**Records to use**
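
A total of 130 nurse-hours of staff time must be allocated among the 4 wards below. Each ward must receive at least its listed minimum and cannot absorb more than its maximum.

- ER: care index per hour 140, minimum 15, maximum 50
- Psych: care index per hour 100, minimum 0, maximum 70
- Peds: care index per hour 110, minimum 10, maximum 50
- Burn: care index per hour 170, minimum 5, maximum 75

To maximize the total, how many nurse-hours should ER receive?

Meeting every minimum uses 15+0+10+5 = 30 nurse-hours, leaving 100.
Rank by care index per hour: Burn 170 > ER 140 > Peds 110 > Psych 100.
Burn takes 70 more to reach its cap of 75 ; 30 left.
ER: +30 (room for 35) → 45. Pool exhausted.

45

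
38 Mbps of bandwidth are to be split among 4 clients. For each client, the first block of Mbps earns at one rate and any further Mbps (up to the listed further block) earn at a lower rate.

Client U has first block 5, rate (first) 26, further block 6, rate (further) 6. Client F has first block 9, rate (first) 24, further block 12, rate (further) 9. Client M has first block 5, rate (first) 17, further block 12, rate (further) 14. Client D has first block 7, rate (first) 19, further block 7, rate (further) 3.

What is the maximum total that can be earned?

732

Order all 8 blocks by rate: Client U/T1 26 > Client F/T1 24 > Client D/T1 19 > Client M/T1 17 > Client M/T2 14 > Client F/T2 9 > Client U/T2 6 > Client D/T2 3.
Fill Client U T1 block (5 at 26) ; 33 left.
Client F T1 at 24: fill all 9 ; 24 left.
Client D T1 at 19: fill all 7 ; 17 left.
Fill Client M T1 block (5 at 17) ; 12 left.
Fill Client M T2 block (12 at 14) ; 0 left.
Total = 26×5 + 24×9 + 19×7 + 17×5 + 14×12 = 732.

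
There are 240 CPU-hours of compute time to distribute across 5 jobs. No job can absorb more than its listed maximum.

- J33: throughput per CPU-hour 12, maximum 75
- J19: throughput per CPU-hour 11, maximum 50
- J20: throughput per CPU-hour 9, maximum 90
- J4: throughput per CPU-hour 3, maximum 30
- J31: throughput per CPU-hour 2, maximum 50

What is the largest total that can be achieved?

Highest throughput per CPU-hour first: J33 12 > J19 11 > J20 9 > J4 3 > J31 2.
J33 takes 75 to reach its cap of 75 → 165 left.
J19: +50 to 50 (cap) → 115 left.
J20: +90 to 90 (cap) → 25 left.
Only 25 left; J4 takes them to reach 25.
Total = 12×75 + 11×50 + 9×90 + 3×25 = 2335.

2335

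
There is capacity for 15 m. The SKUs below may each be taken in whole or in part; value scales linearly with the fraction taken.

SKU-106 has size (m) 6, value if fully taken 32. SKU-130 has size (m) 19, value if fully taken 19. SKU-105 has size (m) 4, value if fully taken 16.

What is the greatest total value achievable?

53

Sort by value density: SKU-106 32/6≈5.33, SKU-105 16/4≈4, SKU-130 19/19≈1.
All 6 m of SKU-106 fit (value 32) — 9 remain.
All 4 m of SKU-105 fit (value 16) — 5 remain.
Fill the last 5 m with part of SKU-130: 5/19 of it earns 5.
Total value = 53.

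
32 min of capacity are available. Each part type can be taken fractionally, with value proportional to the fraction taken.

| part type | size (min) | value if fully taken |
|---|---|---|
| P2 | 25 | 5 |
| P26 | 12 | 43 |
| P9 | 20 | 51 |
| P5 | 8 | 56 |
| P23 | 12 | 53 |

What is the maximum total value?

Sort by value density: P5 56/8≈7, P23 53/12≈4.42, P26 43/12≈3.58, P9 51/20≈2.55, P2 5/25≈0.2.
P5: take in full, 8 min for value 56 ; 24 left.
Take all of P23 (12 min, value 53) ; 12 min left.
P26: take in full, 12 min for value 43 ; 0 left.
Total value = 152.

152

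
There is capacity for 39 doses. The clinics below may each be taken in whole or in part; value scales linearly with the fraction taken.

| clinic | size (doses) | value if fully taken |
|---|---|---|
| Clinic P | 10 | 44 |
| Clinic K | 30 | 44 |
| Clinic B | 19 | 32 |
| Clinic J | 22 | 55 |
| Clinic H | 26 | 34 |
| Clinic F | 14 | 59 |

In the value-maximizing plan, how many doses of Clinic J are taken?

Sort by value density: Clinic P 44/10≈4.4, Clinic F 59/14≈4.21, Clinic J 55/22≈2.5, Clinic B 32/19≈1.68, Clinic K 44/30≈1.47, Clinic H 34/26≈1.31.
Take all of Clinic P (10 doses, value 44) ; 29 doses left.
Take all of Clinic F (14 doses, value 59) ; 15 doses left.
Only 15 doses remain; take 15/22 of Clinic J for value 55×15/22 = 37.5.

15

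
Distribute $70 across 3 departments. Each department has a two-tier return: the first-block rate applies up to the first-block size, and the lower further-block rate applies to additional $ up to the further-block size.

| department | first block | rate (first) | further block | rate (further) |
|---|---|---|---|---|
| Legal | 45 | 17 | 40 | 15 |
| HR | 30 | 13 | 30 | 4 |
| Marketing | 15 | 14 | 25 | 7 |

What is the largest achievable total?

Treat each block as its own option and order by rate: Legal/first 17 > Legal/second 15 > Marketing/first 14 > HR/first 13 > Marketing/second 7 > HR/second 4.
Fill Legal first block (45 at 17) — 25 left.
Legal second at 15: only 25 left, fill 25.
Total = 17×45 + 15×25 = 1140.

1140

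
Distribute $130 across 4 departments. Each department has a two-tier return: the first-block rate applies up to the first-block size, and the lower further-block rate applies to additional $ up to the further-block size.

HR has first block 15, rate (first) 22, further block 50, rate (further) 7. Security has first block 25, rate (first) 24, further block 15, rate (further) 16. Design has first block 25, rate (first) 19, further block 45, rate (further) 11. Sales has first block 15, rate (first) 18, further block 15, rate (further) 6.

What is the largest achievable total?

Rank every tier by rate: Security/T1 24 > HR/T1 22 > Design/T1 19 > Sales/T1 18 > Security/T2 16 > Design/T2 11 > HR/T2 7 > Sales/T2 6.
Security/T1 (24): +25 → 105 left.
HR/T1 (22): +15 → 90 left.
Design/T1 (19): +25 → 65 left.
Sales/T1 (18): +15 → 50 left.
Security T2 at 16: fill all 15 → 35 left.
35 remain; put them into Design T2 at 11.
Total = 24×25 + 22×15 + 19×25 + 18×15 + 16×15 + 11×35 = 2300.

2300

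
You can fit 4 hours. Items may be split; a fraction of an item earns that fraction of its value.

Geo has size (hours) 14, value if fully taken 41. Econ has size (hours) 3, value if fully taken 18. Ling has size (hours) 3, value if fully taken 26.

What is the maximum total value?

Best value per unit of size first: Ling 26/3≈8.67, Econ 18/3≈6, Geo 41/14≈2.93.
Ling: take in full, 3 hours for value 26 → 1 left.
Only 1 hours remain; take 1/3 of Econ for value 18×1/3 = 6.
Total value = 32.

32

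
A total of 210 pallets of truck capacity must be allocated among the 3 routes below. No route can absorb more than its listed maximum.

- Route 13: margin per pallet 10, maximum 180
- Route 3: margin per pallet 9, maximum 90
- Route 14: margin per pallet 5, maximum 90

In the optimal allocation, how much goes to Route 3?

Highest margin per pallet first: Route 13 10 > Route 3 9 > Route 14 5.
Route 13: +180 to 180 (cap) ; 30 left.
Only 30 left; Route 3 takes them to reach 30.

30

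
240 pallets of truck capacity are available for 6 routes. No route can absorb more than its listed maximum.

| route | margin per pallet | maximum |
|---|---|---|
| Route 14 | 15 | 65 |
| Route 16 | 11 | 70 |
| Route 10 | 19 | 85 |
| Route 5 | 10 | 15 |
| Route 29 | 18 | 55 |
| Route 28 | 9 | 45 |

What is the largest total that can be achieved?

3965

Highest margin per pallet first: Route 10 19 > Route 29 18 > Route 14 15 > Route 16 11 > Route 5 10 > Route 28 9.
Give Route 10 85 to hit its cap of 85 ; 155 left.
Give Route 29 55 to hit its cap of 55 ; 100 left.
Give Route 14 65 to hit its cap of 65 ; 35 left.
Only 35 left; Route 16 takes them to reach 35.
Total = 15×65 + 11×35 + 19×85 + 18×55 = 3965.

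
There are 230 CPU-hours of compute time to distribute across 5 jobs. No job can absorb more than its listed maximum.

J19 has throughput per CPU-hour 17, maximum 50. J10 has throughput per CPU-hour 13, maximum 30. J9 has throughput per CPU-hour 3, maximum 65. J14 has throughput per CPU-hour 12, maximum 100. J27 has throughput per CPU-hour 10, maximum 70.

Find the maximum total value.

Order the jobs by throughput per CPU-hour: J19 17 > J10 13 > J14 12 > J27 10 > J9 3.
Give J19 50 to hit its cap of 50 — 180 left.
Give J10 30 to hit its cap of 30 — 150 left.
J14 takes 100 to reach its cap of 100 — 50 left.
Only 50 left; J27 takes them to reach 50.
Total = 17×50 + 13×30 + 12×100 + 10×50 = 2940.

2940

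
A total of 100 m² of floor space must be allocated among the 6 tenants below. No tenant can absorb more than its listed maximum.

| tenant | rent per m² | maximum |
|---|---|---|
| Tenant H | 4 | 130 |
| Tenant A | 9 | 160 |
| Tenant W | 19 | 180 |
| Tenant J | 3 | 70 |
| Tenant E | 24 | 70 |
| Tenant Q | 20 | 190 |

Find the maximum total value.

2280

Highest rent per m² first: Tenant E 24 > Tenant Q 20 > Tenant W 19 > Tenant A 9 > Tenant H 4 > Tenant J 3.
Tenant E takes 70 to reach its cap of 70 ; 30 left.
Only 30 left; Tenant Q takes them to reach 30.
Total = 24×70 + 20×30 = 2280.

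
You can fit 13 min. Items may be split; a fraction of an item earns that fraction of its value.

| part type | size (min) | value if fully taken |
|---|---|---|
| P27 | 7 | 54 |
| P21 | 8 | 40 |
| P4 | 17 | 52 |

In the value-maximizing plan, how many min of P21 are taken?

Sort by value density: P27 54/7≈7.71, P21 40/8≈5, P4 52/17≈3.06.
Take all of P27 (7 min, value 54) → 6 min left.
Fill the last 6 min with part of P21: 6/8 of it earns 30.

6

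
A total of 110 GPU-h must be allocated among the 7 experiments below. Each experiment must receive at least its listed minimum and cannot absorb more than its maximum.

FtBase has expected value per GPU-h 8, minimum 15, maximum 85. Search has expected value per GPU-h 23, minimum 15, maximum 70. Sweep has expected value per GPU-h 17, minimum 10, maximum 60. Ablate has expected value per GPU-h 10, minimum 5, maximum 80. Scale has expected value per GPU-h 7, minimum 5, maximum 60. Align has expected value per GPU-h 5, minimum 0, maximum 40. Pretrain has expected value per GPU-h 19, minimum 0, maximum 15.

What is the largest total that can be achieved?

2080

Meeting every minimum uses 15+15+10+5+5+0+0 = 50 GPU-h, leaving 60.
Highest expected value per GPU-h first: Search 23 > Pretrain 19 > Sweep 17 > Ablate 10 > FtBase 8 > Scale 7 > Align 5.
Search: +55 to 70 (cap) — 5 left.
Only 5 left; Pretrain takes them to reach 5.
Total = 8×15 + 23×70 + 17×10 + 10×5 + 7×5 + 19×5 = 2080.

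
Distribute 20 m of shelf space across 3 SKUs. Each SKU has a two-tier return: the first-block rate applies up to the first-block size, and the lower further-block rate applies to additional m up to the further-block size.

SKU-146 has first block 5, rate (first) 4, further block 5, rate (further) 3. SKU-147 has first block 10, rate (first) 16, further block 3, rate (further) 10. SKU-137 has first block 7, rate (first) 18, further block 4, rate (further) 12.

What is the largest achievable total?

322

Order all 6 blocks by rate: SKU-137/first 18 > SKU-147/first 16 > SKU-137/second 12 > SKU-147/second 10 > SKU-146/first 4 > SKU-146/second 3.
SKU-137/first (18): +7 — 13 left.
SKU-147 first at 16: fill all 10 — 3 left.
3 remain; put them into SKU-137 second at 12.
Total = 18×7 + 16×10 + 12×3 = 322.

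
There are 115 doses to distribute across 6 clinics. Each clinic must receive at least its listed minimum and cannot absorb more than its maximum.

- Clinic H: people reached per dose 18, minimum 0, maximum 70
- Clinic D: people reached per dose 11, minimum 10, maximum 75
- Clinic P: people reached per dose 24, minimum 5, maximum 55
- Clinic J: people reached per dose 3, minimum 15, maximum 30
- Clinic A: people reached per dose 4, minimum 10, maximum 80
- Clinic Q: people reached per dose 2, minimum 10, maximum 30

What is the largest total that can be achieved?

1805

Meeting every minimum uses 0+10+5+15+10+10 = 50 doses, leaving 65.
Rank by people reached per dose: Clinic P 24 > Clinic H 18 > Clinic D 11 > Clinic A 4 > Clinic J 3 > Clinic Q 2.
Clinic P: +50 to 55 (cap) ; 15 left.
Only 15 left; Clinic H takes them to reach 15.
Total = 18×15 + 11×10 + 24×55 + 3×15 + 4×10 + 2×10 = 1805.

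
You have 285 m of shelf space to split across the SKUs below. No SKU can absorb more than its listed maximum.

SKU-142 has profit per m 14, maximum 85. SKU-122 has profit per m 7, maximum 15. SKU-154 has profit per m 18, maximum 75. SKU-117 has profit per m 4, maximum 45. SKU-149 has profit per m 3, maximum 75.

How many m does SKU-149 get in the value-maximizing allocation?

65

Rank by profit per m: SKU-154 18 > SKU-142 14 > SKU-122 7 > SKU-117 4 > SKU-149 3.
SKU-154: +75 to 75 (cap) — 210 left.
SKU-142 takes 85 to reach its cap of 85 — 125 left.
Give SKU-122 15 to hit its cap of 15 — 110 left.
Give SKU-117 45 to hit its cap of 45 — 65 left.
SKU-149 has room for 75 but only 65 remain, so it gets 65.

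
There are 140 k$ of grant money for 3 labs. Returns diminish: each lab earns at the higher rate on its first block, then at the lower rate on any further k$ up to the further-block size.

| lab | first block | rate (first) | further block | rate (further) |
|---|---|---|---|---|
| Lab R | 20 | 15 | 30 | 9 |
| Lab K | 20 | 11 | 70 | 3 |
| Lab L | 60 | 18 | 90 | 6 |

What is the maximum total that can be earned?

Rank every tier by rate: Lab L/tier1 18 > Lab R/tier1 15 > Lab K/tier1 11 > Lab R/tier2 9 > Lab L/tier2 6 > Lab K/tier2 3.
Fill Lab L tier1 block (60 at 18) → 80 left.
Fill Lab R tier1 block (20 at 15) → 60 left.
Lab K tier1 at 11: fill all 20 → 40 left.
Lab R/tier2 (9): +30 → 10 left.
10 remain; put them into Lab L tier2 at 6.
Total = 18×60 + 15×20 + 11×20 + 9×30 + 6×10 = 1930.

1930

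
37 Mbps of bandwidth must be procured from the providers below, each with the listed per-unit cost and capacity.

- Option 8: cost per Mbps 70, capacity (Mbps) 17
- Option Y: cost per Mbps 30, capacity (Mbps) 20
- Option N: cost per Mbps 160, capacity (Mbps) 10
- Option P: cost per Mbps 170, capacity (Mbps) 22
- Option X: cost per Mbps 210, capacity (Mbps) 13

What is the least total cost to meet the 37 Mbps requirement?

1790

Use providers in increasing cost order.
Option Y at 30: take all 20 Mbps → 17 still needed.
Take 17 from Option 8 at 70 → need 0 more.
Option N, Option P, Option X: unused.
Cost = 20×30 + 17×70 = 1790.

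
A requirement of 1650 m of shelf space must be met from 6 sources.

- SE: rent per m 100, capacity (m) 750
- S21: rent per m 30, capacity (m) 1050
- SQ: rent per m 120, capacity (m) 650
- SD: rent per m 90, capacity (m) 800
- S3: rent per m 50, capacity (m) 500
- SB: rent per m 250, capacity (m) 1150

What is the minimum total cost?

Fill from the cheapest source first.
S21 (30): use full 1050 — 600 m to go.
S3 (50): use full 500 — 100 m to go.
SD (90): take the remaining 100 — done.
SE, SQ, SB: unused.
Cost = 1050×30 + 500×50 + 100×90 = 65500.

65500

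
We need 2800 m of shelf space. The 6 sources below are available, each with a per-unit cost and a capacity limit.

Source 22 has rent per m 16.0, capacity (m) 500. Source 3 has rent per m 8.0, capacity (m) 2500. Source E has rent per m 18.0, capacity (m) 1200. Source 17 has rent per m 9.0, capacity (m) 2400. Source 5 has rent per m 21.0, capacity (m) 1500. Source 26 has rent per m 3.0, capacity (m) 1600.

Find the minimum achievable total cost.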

**About this task**
Could you transcribe the entries exactly, from the first line through the line containing "- J4: throughput per CPU-hour 3, maximum 30", and give nothing more?

**Output of the exercise**
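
A total of 130 nurse-hours of staff time must be allocated among the 4 wards below. Each ward must receive at least its listed minimum and cannot absorb more than its maximum.

- ER: care index per hour 140, minimum 15, maximum 50
- Psych: care index per hour 100, minimum 0, maximum 70
- Peds: care index per hour 110, minimum 10, maximum 50
- Burn: care index per hour 170, minimum 5, maximum 75

To maximize the total, how many nurse-hours should ER receive?

Meeting every minimum uses 15+0+10+5 = 30 nurse-hours, leaving 100.
Rank by care index per hour: Burn 170 > ER 140 > Peds 110 > Psych 100.
Burn takes 70 more to reach its cap of 75 ; 30 left.
ER: +30 (room for 35) → 45. Pool exhausted.

45

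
38 Mbps of bandwidth are to be split among 4 clients. For each client, the first block of Mbps earns at one rate and any further Mbps (up to the listed further block) earn at a lower rate.

Client U has first block 5, rate (first) 26, further block 6, rate (further) 6. Client F has first block 9, rate (first) 24, further block 12, rate (further) 9. Client M has first block 5, rate (first) 17, further block 12, rate (further) 14. Client D has first block 7, rate (first) 19, further block 7, rate (further) 3.

What is the maximum total that can be earned?

732

Order all 8 blocks by rate: Client U/T1 26 > Client F/T1 24 > Client D/T1 19 > Client M/T1 17 > Client M/T2 14 > Client F/T2 9 > Client U/T2 6 > Client D/T2 3.
Fill Client U T1 block (5 at 26) ; 33 left.
Client F T1 at 24: fill all 9 ; 24 left.
Client D T1 at 19: fill all 7 ; 17 left.
Fill Client M T1 block (5 at 17) ; 12 left.
Fill Client M T2 block (12 at 14) ; 0 left.
Total = 26×5 + 24×9 + 19×7 + 17×5 + 14×12 = 732.

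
There are 240 CPU-hours of compute time to distribute across 5 jobs. No job can absorb more than its listed maximum.

- J33: throughput per CPU-hour 12, maximum 75
- J19: throughput per CPU-hour 11, maximum 50
- J20: throughput per CPU-hour 9, maximum 90
- J4: throughput per CPU-hour 3, maximum 30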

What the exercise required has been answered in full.